Aim of the task
The lines to be set down run from the line containing "Compute the Taylor expansion of x^3" through the final line of the data below; print them exactly and print nothing else.

Material provided
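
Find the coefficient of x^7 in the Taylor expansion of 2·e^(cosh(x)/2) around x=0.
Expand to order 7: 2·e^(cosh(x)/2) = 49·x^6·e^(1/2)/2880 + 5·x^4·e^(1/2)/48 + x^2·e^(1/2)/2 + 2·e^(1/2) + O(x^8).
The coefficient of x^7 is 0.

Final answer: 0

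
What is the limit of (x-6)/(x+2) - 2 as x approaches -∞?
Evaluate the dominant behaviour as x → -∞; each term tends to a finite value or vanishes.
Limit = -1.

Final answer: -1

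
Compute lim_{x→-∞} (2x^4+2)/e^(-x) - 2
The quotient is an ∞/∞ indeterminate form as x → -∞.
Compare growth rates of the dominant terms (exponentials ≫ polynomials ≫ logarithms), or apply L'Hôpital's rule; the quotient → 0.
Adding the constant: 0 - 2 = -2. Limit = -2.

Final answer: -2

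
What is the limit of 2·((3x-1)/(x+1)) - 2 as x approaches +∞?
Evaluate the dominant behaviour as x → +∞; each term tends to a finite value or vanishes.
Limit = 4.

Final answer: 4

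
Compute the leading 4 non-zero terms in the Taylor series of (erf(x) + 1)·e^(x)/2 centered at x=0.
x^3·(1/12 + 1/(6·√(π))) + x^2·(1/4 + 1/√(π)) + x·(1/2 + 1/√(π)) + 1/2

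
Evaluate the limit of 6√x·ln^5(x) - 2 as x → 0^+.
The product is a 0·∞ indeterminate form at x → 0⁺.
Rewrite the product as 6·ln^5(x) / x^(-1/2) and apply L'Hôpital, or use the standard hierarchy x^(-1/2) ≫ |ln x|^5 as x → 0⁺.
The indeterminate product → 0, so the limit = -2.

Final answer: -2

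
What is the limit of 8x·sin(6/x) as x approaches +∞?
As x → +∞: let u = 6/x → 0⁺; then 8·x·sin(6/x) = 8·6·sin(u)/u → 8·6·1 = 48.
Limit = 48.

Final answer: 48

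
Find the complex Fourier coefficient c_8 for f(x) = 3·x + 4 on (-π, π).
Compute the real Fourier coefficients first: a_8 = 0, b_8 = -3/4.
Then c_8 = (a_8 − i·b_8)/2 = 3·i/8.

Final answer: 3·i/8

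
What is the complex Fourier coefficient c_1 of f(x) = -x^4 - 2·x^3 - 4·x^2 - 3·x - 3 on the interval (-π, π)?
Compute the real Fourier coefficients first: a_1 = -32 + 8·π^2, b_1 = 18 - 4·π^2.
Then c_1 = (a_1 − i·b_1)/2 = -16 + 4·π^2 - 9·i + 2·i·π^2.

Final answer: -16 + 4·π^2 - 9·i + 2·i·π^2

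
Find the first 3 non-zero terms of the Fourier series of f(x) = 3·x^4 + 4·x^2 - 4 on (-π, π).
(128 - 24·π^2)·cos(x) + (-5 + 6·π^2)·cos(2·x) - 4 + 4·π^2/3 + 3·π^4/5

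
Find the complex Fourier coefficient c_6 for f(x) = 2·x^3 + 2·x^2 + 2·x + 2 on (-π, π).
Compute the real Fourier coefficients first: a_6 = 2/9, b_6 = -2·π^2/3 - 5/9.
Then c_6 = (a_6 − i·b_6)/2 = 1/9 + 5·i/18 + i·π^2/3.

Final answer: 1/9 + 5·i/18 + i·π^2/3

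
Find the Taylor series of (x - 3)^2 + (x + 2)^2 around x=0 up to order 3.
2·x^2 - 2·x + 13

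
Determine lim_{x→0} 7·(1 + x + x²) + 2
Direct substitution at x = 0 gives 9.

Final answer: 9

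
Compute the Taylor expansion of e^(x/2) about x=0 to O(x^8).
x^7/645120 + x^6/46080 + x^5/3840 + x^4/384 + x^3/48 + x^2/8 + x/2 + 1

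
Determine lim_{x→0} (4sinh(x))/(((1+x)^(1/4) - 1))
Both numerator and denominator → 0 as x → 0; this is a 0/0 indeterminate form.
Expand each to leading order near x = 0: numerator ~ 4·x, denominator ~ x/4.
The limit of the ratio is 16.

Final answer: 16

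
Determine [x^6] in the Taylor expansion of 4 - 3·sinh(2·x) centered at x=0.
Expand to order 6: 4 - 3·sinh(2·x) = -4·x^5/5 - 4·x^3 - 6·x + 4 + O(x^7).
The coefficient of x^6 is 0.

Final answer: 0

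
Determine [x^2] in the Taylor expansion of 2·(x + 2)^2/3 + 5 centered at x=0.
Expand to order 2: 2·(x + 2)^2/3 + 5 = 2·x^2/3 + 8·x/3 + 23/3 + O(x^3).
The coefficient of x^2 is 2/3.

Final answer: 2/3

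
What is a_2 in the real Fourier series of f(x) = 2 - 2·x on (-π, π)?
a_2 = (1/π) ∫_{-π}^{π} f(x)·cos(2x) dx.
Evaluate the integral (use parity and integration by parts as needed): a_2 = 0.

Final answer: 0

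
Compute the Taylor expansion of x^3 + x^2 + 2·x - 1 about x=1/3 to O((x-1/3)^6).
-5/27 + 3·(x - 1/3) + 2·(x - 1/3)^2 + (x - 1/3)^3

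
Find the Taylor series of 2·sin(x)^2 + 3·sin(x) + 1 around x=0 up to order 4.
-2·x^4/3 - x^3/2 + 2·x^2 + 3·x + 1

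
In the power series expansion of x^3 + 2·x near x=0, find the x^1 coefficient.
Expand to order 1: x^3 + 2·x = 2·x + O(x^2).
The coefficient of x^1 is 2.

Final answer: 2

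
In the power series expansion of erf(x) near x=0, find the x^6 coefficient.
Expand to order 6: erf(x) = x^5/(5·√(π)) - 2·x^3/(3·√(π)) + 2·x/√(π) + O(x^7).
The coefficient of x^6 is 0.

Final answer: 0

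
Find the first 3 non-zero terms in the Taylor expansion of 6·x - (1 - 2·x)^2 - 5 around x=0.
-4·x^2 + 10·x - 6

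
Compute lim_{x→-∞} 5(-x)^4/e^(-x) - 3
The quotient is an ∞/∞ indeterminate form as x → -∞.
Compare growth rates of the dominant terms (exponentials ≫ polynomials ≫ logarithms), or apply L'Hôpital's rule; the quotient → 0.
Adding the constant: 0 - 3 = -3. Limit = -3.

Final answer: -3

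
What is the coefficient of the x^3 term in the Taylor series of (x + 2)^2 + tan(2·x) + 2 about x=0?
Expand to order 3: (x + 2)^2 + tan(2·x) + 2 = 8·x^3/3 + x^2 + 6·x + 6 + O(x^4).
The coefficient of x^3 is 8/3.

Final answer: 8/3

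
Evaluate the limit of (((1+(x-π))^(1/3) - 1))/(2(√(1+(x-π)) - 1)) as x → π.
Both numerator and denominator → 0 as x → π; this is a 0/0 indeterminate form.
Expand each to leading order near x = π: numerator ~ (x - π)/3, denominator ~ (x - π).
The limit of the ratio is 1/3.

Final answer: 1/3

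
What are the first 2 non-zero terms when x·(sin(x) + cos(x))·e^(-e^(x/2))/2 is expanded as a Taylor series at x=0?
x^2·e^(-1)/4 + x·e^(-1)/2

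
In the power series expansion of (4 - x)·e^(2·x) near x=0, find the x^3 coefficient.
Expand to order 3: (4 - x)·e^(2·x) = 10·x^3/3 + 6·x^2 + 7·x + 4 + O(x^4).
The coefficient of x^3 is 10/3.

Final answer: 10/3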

Solution for this task
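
Compute the Taylor expansion of x^3 + x^2 + 2·x - 1 about x=1/3 to O((x-1/3)^6).
-5/27 + 3·(x - 1/3) + 2·(x - 1/3)^2 + (x - 1/3)^3

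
Find the Taylor series of 2·sin(x)^2 + 3·sin(x) + 1 around x=0 up to order 4.
-2·x^4/3 - x^3/2 + 2·x^2 + 3·x + 1

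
In the power series expansion of x^3 + 2·x near x=0, find the x^1 coefficient.
Expand to order 1: x^3 + 2·x = 2·x + O(x^2).
The coefficient of x^1 is 2.

Final answer: 2

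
In the power series expansion of erf(x) near x=0, find the x^6 coefficient.
Expand to order 6: erf(x) = x^5/(5·√(π)) - 2·x^3/(3·√(π)) + 2·x/√(π) + O(x^7).
The coefficient of x^6 is 0.

Final answer: 0

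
Find the first 3 non-zero terms in the Taylor expansion of 6·x - (1 - 2·x)^2 - 5 around x=0.
-4·x^2 + 10·x - 6

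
Compute lim_{x→-∞} 5(-x)^4/e^(-x) - 3
The quotient is an ∞/∞ indeterminate form as x → -∞.
Compare growth rates of the dominant terms (exponentials ≫ polynomials ≫ logarithms), or apply L'Hôpital's rule; the quotient → 0.
Adding the constant: 0 - 3 = -3. Limit = -3.

Final answer: -3

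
What is the coefficient of the x^3 term in the Taylor series of (x + 2)^2 + tan(2·x) + 2 about x=0?
Expand to order 3: (x + 2)^2 + tan(2·x) + 2 = 8·x^3/3 + x^2 + 6·x + 6 + O(x^4).
The coefficient of x^3 is 8/3.

Final answer: 8/3

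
Evaluate the limit of (((1+(x-π))^(1/3) - 1))/(2(√(1+(x-π)) - 1)) as x → π.
Both numerator and denominator → 0 as x → π; this is a 0/0 indeterminate form.
Expand each to leading order near x = π: numerator ~ (x - π)/3, denominator ~ (x - π).
The limit of the ratio is 1/3.

Final answer: 1/3

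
What are the first 2 non-zero terms when x·(sin(x) + cos(x))·e^(-e^(x/2))/2 is expanded as a Taylor series at x=0?
x^2·e^(-1)/4 + x·e^(-1)/2

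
In the power series expansion of (4 - x)·e^(2·x) near x=0, find the x^3 coefficient.
Expand to order 3: (4 - x)·e^(2·x) = 10·x^3/3 + 6·x^2 + 7·x + 4 + O(x^4).
The coefficient of x^3 is 10/3.

Final answer: 10/3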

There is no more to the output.